═════ Dataset records

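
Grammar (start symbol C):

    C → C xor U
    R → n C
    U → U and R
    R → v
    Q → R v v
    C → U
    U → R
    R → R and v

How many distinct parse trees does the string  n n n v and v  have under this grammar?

Parse trees for n n n v and v:
  [C [U [U [R n [C [U [R n [C [U [R n [C [U [R v]]]]]]]]]]] and [R v]]]
  [C [U [R n [C [U [U [R n [C [U [R n [C [U [R v]]]]]]]] and [R v]]]]]]
  [C [U [R n [C [U [R n [C [U [U [R n [C [U [R v]]]]] and [R v]]]]]]]]]
  [C [U [R n [C [U [R n [C [U [R n [C [U [U [R v]] and [R v]]]]]]]]]]]]
  [C [U [R n [C [U [R n [C [U [R n [C [U [R [R v] and v]]]]]]]]]]]]
  [C [U [R n [C [U [R n [C [U [R [R n [C [U [R v]]]] and v]]]]]]]]]
  [C [U [R n [C [U [R [R n [C [U [R n [C [U [R v]]]]]]] and v]]]]]]
  [C [U [R [R n [C [U [R n [C [U [R n [C [U [R v]]]]]]]]]] and v]]]

8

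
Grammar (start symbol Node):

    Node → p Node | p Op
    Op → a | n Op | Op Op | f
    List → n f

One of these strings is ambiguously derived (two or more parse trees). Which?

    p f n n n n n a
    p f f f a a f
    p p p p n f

p f f f a a f

p f n n n n n a: 1 tree
p f f f a a f: 42 trees
p p p p n f: 1 tree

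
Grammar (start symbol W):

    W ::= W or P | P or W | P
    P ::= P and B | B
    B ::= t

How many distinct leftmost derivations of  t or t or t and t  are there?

Parse trees for t or t or t and t:
  [W [W [W [P [B t]]] or [P [B t]]] or [P [P [B t]] and [B t]]]
  [W [W [P [B t]] or [W [P [B t]]]] or [P [P [B t]] and [B t]]]
  [W [P [B t]] or [W [W [P [B t]]] or [P [P [B t]] and [B t]]]]
  [W [P [B t]] or [W [P [B t]] or [W [P [P [B t]] and [B t]]]]]

4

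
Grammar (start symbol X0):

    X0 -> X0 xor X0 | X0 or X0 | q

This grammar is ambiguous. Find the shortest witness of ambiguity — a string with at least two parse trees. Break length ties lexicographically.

q or q or q

length 1: no string has ≥2 trees
length 3: no string has ≥2 trees
length 5: q or q or q has 2 parse trees

Two derivations of q or q or q:
  X0 ⇒ X0 or X0 ⇒ X0 or X0 or X0 ⇒ q or X0 or X0 ⇒ q or q or X0 ⇒ q or q or q
  X0 ⇒ X0 or X0 ⇒ q or X0 ⇒ q or X0 or X0 ⇒ q or q or X0 ⇒ q or q or q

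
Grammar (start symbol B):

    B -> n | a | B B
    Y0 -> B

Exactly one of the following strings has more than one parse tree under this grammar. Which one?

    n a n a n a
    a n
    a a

n a n a n a: 42 trees
a n: 1 tree
a a: 1 tree

n a n a n a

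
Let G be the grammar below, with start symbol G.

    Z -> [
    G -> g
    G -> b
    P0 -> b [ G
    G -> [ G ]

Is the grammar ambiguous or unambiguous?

Unambiguous

(Z, P0 are unreachable from G, so their rules don't affect L(G).) L(G) is { openⁿ atom closeⁿ : n ≥ 0 }. The bracket depth fixes n, and the derivation is forced at every step.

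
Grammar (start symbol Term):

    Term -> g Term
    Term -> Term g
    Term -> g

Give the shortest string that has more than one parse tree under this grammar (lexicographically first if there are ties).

g g

length 1: no string has ≥2 trees
length 2: g g has 2 parse trees

Two derivations of g g:
  Term ⇒ g Term ⇒ g g
  Term ⇒ Term g ⇒ g g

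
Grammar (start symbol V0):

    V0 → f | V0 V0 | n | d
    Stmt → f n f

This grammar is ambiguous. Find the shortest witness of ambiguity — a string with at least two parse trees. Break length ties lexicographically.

d d d

length 1: no string has ≥2 trees
length 2: no string has ≥2 trees
length 3: d d d has 2 parse trees

Two derivations of d d d:
  V0 ⇒ V0 V0 ⇒ V0 V0 V0 ⇒ d V0 V0 ⇒ d d V0 ⇒ d d d
  V0 ⇒ V0 V0 ⇒ d V0 ⇒ d V0 V0 ⇒ d d V0 ⇒ d d d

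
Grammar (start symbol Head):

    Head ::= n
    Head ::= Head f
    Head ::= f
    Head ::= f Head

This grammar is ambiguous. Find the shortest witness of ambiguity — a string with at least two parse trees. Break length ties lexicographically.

length 1: no string has ≥2 trees
length 2: f f has 2 parse trees

Two derivations of f f:
  Head ⇒ Head f ⇒ f f
  Head ⇒ f Head ⇒ f f

f f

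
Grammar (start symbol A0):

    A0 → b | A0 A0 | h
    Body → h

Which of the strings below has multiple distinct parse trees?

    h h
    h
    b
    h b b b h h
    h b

h h: 1 tree
h: 1 tree
b: 1 tree
h b b b h h: 42 trees
h b: 1 tree

h b b b h h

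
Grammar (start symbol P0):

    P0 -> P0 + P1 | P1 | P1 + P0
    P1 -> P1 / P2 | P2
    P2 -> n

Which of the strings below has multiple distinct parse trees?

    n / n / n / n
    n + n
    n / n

n + n

n / n / n / n: 1 tree
n + n: 2 trees
n / n: 1 tree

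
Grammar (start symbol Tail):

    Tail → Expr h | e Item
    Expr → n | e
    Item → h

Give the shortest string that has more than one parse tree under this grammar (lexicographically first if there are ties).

e h

length 2: e h has 2 parse trees

Two derivations of e h:
  Tail ⇒ Expr h ⇒ e h
  Tail ⇒ e Item ⇒ e h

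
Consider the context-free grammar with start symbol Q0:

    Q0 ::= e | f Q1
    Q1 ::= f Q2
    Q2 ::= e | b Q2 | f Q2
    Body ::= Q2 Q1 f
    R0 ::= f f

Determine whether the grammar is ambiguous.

Unambiguous

Only Q0, Q1, Q2 are reachable from Q0; ignoring the rest: Restricted to the reachable nonterminals, every rule has the form A → t or A → t B, and no two rules for the same A share a first terminal. The grammar encodes a DFA — one run per string.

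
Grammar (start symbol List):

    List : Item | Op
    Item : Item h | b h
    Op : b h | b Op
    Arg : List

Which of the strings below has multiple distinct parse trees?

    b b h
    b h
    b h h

b b h: 1 tree
b h: 2 trees
b h h: 1 tree

b h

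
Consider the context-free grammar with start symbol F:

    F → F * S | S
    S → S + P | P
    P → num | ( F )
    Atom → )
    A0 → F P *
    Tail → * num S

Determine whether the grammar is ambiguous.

Unambiguous

Only F, S, P are reachable from F; ignoring the rest: F → F * S | S  ;  S → S + P | P  — a left-associative chain with P at the bottom. Each string factors uniquely by precedence.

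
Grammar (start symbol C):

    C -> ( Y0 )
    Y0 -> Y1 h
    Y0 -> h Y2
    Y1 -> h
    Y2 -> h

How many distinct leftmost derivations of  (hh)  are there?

2

Parse trees for (hh):
  [C ( [Y0 [Y1 h] h] )]
  [C ( [Y0 h [Y2 h]] )]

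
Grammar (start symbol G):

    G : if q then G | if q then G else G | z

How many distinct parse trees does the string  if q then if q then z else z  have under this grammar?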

══════════

■ **Task prompt**
In your answer, print every entry exactly as it appears.

■ **Response to the task**
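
Grammar (start symbol C):

    C → C xor U
    R → n C
    U → U and R
    R → v
    Q → R v v
    C → U
    U → R
    R → R and v

How many distinct parse trees does the string  n n n v and v  have under this grammar?

Parse trees for n n n v and v:
  [C [U [U [R n [C [U [R n [C [U [R n [C [U [R v]]]]]]]]]]] and [R v]]]
  [C [U [R n [C [U [U [R n [C [U [R n [C [U [R v]]]]]]]] and [R v]]]]]]
  [C [U [R n [C [U [R n [C [U [U [R n [C [U [R v]]]]] and [R v]]]]]]]]]
  [C [U [R n [C [U [R n [C [U [R n [C [U [U [R v]] and [R v]]]]]]]]]]]]
  [C [U [R n [C [U [R n [C [U [R n [C [U [R [R v] and v]]]]]]]]]]]]
  [C [U [R n [C [U [R n [C [U [R [R n [C [U [R v]]]] and v]]]]]]]]]
  [C [U [R n [C [U [R [R n [C [U [R n [C [U [R v]]]]]]] and v]]]]]]
  [C [U [R [R n [C [U [R n [C [U [R n [C [U [R v]]]]]]]]]] and v]]]

8

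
Grammar (start symbol Node):

    Node → p Node | p Op
    Op → a | n Op | Op Op | f
    List → n f

One of these strings is ambiguously derived (two or more parse trees). Which?

    p f n n n n n a
    p f f f a a f
    p p p p n f

p f f f a a f

p f n n n n n a: 1 tree
p f f f a a f: 42 trees
p p p p n f: 1 tree

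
Grammar (start symbol W):

    W ::= W or P | P or W | P
    P ::= P and B | B
    B ::= t

How many distinct leftmost derivations of  t or t or t and t  are there?

Parse trees for t or t or t and t:
  [W [W [W [P [B t]]] or [P [B t]]] or [P [P [B t]] and [B t]]]
  [W [W [P [B t]] or [W [P [B t]]]] or [P [P [B t]] and [B t]]]
  [W [P [B t]] or [W [W [P [B t]]] or [P [P [B t]] and [B t]]]]
  [W [P [B t]] or [W [P [B t]] or [W [P [P [B t]] and [B t]]]]]

4

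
Grammar (start symbol X0):

    X0 -> X0 xor X0 | X0 or X0 | q

This grammar is ambiguous. Find the shortest witness of ambiguity — a string with at least two parse trees. Break length ties lexicographically.

q or q or q

length 1: no string has ≥2 trees
length 3: no string has ≥2 trees
length 5: q or q or q has 2 parse trees

Two derivations of q or q or q:
  X0 ⇒ X0 or X0 ⇒ X0 or X0 or X0 ⇒ q or X0 or X0 ⇒ q or q or X0 ⇒ q or q or q
  X0 ⇒ X0 or X0 ⇒ q or X0 ⇒ q or X0 or X0 ⇒ q or q or X0 ⇒ q or q or q

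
Grammar (start symbol B):

    B -> n | a | B B
    Y0 -> B

Exactly one of the following strings has more than one parse tree under this grammar. Which one?

    n a n a n a
    a n
    a a

n a n a n a: 42 trees
a n: 1 tree
a a: 1 tree

n a n a n a

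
Let G be the grammar below, with start symbol G.

    Z -> [
    G -> g
    G -> b
    P0 -> b [ G
    G -> [ G ]

Is the grammar ambiguous or unambiguous?

Unambiguous

(Z, P0 are unreachable from G, so their rules don't affect L(G).) L(G) is { openⁿ atom closeⁿ : n ≥ 0 }. The bracket depth fixes n, and the derivation is forced at every step.

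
Grammar (start symbol Term):

    Term -> g Term
    Term -> Term g
    Term -> g

Give the shortest string that has more than one parse tree under this grammar (lexicographically first if there are ties).

g g

length 1: no string has ≥2 trees
length 2: g g has 2 parse trees

Two derivations of g g:
  Term ⇒ g Term ⇒ g g
  Term ⇒ Term g ⇒ g g

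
Grammar (start symbol V0):

    V0 → f | V0 V0 | n | d
    Stmt → f n f

This grammar is ambiguous. Find the shortest witness of ambiguity — a string with at least two parse trees. Break length ties lexicographically.

d d d

length 1: no string has ≥2 trees
length 2: no string has ≥2 trees
length 3: d d d has 2 parse trees

Two derivations of d d d:
  V0 ⇒ V0 V0 ⇒ V0 V0 V0 ⇒ d V0 V0 ⇒ d d V0 ⇒ d d d
  V0 ⇒ V0 V0 ⇒ d V0 ⇒ d V0 V0 ⇒ d d V0 ⇒ d d d

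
Grammar (start symbol Head):

    Head ::= n
    Head ::= Head f
    Head ::= f
    Head ::= f Head

This grammar is ambiguous. Find the shortest witness of ambiguity — a string with at least two parse trees. Break length ties lexicographically.

length 1: no string has ≥2 trees
length 2: f f has 2 parse trees

Two derivations of f f:
  Head ⇒ Head f ⇒ f f
  Head ⇒ f Head ⇒ f f

f f

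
Grammar (start symbol A0):

    A0 → b | A0 A0 | h
    Body → h

Which of the strings below has multiple distinct parse trees?

    h h
    h
    b
    h b b b h h
    h b

h h: 1 tree
h: 1 tree
b: 1 tree
h b b b h h: 42 trees
h b: 1 tree

h b b b h h

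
Grammar (start symbol P0):

    P0 -> P0 + P1 | P1 | P1 + P0
    P1 -> P1 / P2 | P2
    P2 -> n

Which of the strings below has multiple distinct parse trees?

    n / n / n / n
    n + n
    n / n

n + n

n / n / n / n: 1 tree
n + n: 2 trees
n / n: 1 tree

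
Grammar (start symbol Tail):

    Tail → Expr h | e Item
    Expr → n | e
    Item → h

Give the shortest string that has more than one parse tree under this grammar (lexicographically first if there are ties).

e h

length 2: e h has 2 parse trees

Two derivations of e h:
  Tail ⇒ Expr h ⇒ e h
  Tail ⇒ e Item ⇒ e h

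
Consider the context-free grammar with start symbol Q0:

    Q0 ::= e | f Q1
    Q1 ::= f Q2
    Q2 ::= e | b Q2 | f Q2
    Body ::= Q2 Q1 f
    R0 ::= f f

Determine whether the grammar is ambiguous.

Unambiguous

Only Q0, Q1, Q2 are reachable from Q0; ignoring the rest: Restricted to the reachable nonterminals, every rule has the form A → t or A → t B, and no two rules for the same A share a first terminal. The grammar encodes a DFA — one run per string.

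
Grammar (start symbol List):

    List : Item | Op
    Item : Item h | b h
    Op : b h | b Op
    Arg : List

Which of the strings below has multiple distinct parse trees?

    b b h
    b h
    b h h

b b h: 1 tree
b h: 2 trees
b h h: 1 tree

b h

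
Consider the context-free grammar with start symbol F:

    F → F * S | S
    S → S + P | P
    P → num | ( F )
    Atom → )
    A0 → F P *
    Tail → * num S

Determine whether the grammar is ambiguous.

Unambiguous

Only F, S, P are reachable from F; ignoring the rest: F → F * S | S  ;  S → S + P | P  — a left-associative chain with P at the bottom. Each string factors uniquely by precedence.

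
Grammar (start symbol C):

    C -> ( Y0 )
    Y0 -> Y1 h
    Y0 -> h Y2
    Y1 -> h
    Y2 -> h

How many distinct leftmost derivations of  (hh)  are there?

2

Parse trees for (hh):
  [C ( [Y0 [Y1 h] h] )]
  [C ( [Y0 h [Y2 h]] )]

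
Grammar (start symbol G):

    G : if q then G | if q then G else G | z

How many distinct parse trees does the string  if q then if q then z else z  have under this grammar?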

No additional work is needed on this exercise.